- [YOUR ASSIGNMENT]:
Each line below should be written out again without any change.
+ + + + +
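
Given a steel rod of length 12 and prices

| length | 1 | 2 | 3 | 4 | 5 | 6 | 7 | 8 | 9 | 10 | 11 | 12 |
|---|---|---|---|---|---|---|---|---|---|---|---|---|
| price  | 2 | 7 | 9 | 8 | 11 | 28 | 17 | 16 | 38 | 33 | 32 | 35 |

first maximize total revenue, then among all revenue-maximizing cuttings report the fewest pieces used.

2

Build r[k] bottom-up: r[k] = max over allowed piece i of (p[i] + r[k−i]).
r[1] = 2
r[2] = 7
r[3] = 9  (first piece 1, then r[2]=7)
r[4] = 14  (first piece 2, then r[2]=7)
r[5] = 16  (first piece 1, then r[4]=14)
r[6] = 28
r[7] = 30  (first piece 1, then r[6]=28)
r[8] = 35  (first piece 2, then r[6]=28)
r[9] = 38
r[10] = 42  (first piece 2, then r[8]=35)
r[11] = 45  (first piece 2, then r[9]=38)
r[12] = 56  (first piece 6, then r[6]=28)
Maximum revenue is $56.
Now minimize piece count subject to staying optimal: for each k, pieces[k] = 1 + min over i with p[i]+r[k−i]=r[k] of pieces[k−i].
pieces[9] = 1
pieces[10] = 3
pieces[11] = 2
pieces[12] = 2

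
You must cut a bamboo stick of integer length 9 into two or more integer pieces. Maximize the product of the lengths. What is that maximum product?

Fill f[k] for k=2..9: at each k try every first piece i and multiply by the better of (k−i) uncut or f[k−i].
f[2] = 1*max(1,0) = 1*1 = 1
f[3] = max(1*2, 2*1) = 2
f[4] = max(1*3, 2*2, 3*1) = 4
f[5] = max(1*4, 2*3, 3*2, 4*1) = 6
f[6] = max(1*6, 2*4, 3*3, 4*2, 5*1) = 9
f[7] = max(1*9, 2*6, 3*4, 4*3, 5*2, 6*1) = 12
f[8] = max(1*12, 2*9, 3*6, …, 6*2, 7*1) = 18
f[9] = max(1*18, 2*12, 3*9, …, 7*2, 8*1) = 27
One optimal split: 3 + 3 + 3; product 3*3*3 = 27.

27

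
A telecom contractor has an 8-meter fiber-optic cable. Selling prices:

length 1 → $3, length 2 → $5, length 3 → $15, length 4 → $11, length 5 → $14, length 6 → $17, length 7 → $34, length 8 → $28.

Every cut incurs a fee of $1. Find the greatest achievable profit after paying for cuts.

36

Let v[k] be the best obtainable value from length k. For each k, try every first piece i and keep the best of price[i] + v[k−i] minus the 1 cut fee when i<k.
v[1] = 3
v[2] = max(3+3-1, 5+0) = 5
v[3] = max(3+5-1, 5+3-1, 15+0) = 15
v[4] = max(3+15-1, 5+5-1, 15+3-1, 11+0) = 17
v[5] = max(3+17-1, 5+15-1, 15+5-1, 11+3-1, 14+0) = 19
v[6] = max(3+19-1, 5+17-1, 15+15-1, 11+5-1, 14+3-1, 17+0) = 29
v[7] = max(3+29-1, 5+19-1, 15+17-1, …, 17+3-1, 34+0) = 34
v[8] = max(3+34-1, 5+29-1, 15+19-1, …, 34+3-1, 28+0) = 36
One optimal plan: pieces 7 + 1 (1 cut) → $37 − $1 = $36.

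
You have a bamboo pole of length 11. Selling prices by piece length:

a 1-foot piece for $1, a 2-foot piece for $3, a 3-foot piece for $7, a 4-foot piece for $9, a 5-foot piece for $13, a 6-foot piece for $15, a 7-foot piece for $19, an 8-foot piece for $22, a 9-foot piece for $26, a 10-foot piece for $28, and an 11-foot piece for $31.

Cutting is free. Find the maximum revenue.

31

Build r[k] bottom-up: r[k] = max over allowed piece i of (p[i] + r[k−i]).
r[1] = 1
r[2] = max(1+1, 3+0) = 3
r[3] = max(1+3, 3+1, 7+0) = 7
r[4] = max(1+7, 3+3, 7+1, 9+0) = 9
r[5] = max(1+9, 3+7, 7+3, 9+1, 13+0) = 13
r[6] = max(1+13, 3+9, 7+7, 9+3, 13+1, 15+0) = 15
r[7] = max(1+15, 3+13, 7+9, …, 15+1, 19+0) = 19
r[8] = max(1+19, 3+15, 7+13, …, 19+1, 22+0) = 22
r[9] = max(1+22, 3+19, 7+15, …, 22+1, 26+0) = 26
r[10] = max(1+26, 3+22, 7+19, …, 26+1, 28+0) = 28
r[11] = max(1+28, 3+26, 7+22, …, 28+1, 31+0) = 31
Best is to sell the whole 11-foot piece uncut for $31.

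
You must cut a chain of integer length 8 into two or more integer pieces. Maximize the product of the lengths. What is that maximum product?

Define g[k] = max over 1≤i<k of i · max(k−i, g[k−i]); the inner max lets the remainder stay uncut if that's better.
g[2] = 1·max(1,0) = 1·1 = 1
g[3] = max(1·2, 2·1) = 2
g[4] = max(1·3, 2·2, 3·1) = 4
g[5] = max(1·4, 2·3, 3·2, 4·1) = 6
g[6] = max(1·6, 2·4, 3·3, 4·2, 5·1) = 9
g[7] = max(1·9, 2·6, 3·4, 4·3, 5·2, 6·1) = 12
g[8] = max(1·12, 2·9, 3·6, …, 6·2, 7·1) = 18
One optimal split: 3 + 3 + 2; product 3·3·2 = 18.

18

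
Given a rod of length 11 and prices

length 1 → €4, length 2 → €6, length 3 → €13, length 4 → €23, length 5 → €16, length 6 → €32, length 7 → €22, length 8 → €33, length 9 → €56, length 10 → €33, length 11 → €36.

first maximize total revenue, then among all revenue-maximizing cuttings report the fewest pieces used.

3

Build r[k] bottom-up: r[k] = max over allowed piece i of (p[i] + r[k−i]).
r[1] = 4
r[2] = 8  (first piece 1, then r[1]=4)
r[3] = 13
r[4] = 23
r[5] = 27  (first piece 1, then r[4]=23)
r[6] = 32
r[7] = 36  (first piece 1, then r[6]=32)
r[8] = 46  (first piece 4, then r[4]=23)
r[9] = 56
r[10] = 60  (first piece 1, then r[9]=56)
r[11] = 64  (first piece 1, then r[10]=60)
Maximum revenue is €64.
Now minimize piece count subject to staying optimal: for each k, pieces[k] = 1 + min over i with p[i]+r[k−i]=r[k] of pieces[k−i].
pieces[8] = 2
pieces[9] = 1
pieces[10] = 2
pieces[11] = 3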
+ + + + +
- [OUTPUT OF THE TASK]:
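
Given a steel rod of length 12 and prices

| length | 1 | 2 | 3 | 4 | 5 | 6 | 7 | 8 | 9 | 10 | 11 | 12 |
|---|---|---|---|---|---|---|---|---|---|---|---|---|
| price  | 2 | 7 | 9 | 8 | 11 | 28 | 17 | 16 | 38 | 33 | 32 | 35 |

first maximize total revenue, then among all revenue-maximizing cuttings report the fewest pieces used.

2

Build r[k] bottom-up: r[k] = max over allowed piece i of (p[i] + r[k−i]).
r[1] = 2
r[2] = 7
r[3] = 9  (first piece 1, then r[2]=7)
r[4] = 14  (first piece 2, then r[2]=7)
r[5] = 16  (first piece 1, then r[4]=14)
r[6] = 28
r[7] = 30  (first piece 1, then r[6]=28)
r[8] = 35  (first piece 2, then r[6]=28)
r[9] = 38
r[10] = 42  (first piece 2, then r[8]=35)
r[11] = 45  (first piece 2, then r[9]=38)
r[12] = 56  (first piece 6, then r[6]=28)
Maximum revenue is $56.
Now minimize piece count subject to staying optimal: for each k, pieces[k] = 1 + min over i with p[i]+r[k−i]=r[k] of pieces[k−i].
pieces[9] = 1
pieces[10] = 3
pieces[11] = 2
pieces[12] = 2

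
You must cut a bamboo stick of integer length 9 into two or more integer pieces. Maximize the product of the lengths. What is that maximum product?

Fill f[k] for k=2..9: at each k try every first piece i and multiply by the better of (k−i) uncut or f[k−i].
f[2] = 1*max(1,0) = 1*1 = 1
f[3] = max(1*2, 2*1) = 2
f[4] = max(1*3, 2*2, 3*1) = 4
f[5] = max(1*4, 2*3, 3*2, 4*1) = 6
f[6] = max(1*6, 2*4, 3*3, 4*2, 5*1) = 9
f[7] = max(1*9, 2*6, 3*4, 4*3, 5*2, 6*1) = 12
f[8] = max(1*12, 2*9, 3*6, …, 6*2, 7*1) = 18
f[9] = max(1*18, 2*12, 3*9, …, 7*2, 8*1) = 27
One optimal split: 3 + 3 + 3; product 3*3*3 = 27.

27

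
A telecom contractor has an 8-meter fiber-optic cable. Selling prices:

length 1 → $3, length 2 → $5, length 3 → $15, length 4 → $11, length 5 → $14, length 6 → $17, length 7 → $34, length 8 → $28.

Every cut incurs a fee of $1. Find the greatest achievable profit after paying for cuts.

36

Let v[k] be the best obtainable value from length k. For each k, try every first piece i and keep the best of price[i] + v[k−i] minus the 1 cut fee when i<k.
v[1] = 3
v[2] = max(3+3-1, 5+0) = 5
v[3] = max(3+5-1, 5+3-1, 15+0) = 15
v[4] = max(3+15-1, 5+5-1, 15+3-1, 11+0) = 17
v[5] = max(3+17-1, 5+15-1, 15+5-1, 11+3-1, 14+0) = 19
v[6] = max(3+19-1, 5+17-1, 15+15-1, 11+5-1, 14+3-1, 17+0) = 29
v[7] = max(3+29-1, 5+19-1, 15+17-1, …, 17+3-1, 34+0) = 34
v[8] = max(3+34-1, 5+29-1, 15+19-1, …, 34+3-1, 28+0) = 36
One optimal plan: pieces 7 + 1 (1 cut) → $37 − $1 = $36.

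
You have a bamboo pole of length 11. Selling prices by piece length:

a 1-foot piece for $1, a 2-foot piece for $3, a 3-foot piece for $7, a 4-foot piece for $9, a 5-foot piece for $13, a 6-foot piece for $15, a 7-foot piece for $19, an 8-foot piece for $22, a 9-foot piece for $26, a 10-foot piece for $28, and an 11-foot piece for $31.

Cutting is free. Find the maximum revenue.

31

Build r[k] bottom-up: r[k] = max over allowed piece i of (p[i] + r[k−i]).
r[1] = 1
r[2] = max(1+1, 3+0) = 3
r[3] = max(1+3, 3+1, 7+0) = 7
r[4] = max(1+7, 3+3, 7+1, 9+0) = 9
r[5] = max(1+9, 3+7, 7+3, 9+1, 13+0) = 13
r[6] = max(1+13, 3+9, 7+7, 9+3, 13+1, 15+0) = 15
r[7] = max(1+15, 3+13, 7+9, …, 15+1, 19+0) = 19
r[8] = max(1+19, 3+15, 7+13, …, 19+1, 22+0) = 22
r[9] = max(1+22, 3+19, 7+15, …, 22+1, 26+0) = 26
r[10] = max(1+26, 3+22, 7+19, …, 26+1, 28+0) = 28
r[11] = max(1+28, 3+26, 7+22, …, 28+1, 31+0) = 31
Best is to sell the whole 11-foot piece uncut for $31.

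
You must cut a chain of integer length 8 into two or more integer pieces. Maximize the product of the lengths. What is that maximum product?

Define g[k] = max over 1≤i<k of i · max(k−i, g[k−i]); the inner max lets the remainder stay uncut if that's better.
g[2] = 1·max(1,0) = 1·1 = 1
g[3] = max(1·2, 2·1) = 2
g[4] = max(1·3, 2·2, 3·1) = 4
g[5] = max(1·4, 2·3, 3·2, 4·1) = 6
g[6] = max(1·6, 2·4, 3·3, 4·2, 5·1) = 9
g[7] = max(1·9, 2·6, 3·4, 4·3, 5·2, 6·1) = 12
g[8] = max(1·12, 2·9, 3·6, …, 6·2, 7·1) = 18
One optimal split: 3 + 3 + 2; product 3·3·2 = 18.

18

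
Given a rod of length 11 and prices

length 1 → €4, length 2 → €6, length 3 → €13, length 4 → €23, length 5 → €16, length 6 → €32, length 7 → €22, length 8 → €33, length 9 → €56, length 10 → €33, length 11 → €36.

first maximize total revenue, then among all revenue-maximizing cuttings report the fewest pieces used.

3

Build r[k] bottom-up: r[k] = max over allowed piece i of (p[i] + r[k−i]).
r[1] = 4
r[2] = 8  (first piece 1, then r[1]=4)
r[3] = 13
r[4] = 23
r[5] = 27  (first piece 1, then r[4]=23)
r[6] = 32
r[7] = 36  (first piece 1, then r[6]=32)
r[8] = 46  (first piece 4, then r[4]=23)
r[9] = 56
r[10] = 60  (first piece 1, then r[9]=56)
r[11] = 64  (first piece 1, then r[10]=60)
Maximum revenue is €64.
Now minimize piece count subject to staying optimal: for each k, pieces[k] = 1 + min over i with p[i]+r[k−i]=r[k] of pieces[k−i].
pieces[8] = 2
pieces[9] = 1
pieces[10] = 2
pieces[11] = 3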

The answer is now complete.